WORK REQUIRED:
Could you repeat every record exactly as it appears?

RECORDS FOR THE EXERCISE:
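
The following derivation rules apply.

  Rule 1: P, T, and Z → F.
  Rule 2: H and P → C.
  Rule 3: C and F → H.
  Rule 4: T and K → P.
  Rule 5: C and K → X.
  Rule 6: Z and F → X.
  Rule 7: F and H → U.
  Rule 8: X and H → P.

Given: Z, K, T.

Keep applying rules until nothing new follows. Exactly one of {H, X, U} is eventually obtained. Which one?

From T and K, Rule 4 gives P.
From P, T, and Z, Rule 1 gives F.
From Z and F, Rule 6 gives X.
H would need C and F (Rule 3), but C is never established. U would need F and H (Rule 7), but H is never established.

X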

ANSWER TO THE EXERCISE:
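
The following derivation rules apply.

  Rule 1: P, T, and Z → F.
  Rule 2: H and P → C.
  Rule 3: C and F → H.
  Rule 4: T and K → P.
  Rule 5: C and K → X.
  Rule 6: Z and F → X.
  Rule 7: F and H → U.
  Rule 8: X and H → P.

Given: Z, K, T.

Keep applying rules until nothing new follows. Exactly one of {H, X, U} is eventually obtained. Which one?

From T and K, Rule 4 gives P.
From P, T, and Z, Rule 1 gives F.
From Z and F, Rule 6 gives X.
H would need C and F (Rule 3), but C is never established. U would need F and H (Rule 7), but H is never established.

X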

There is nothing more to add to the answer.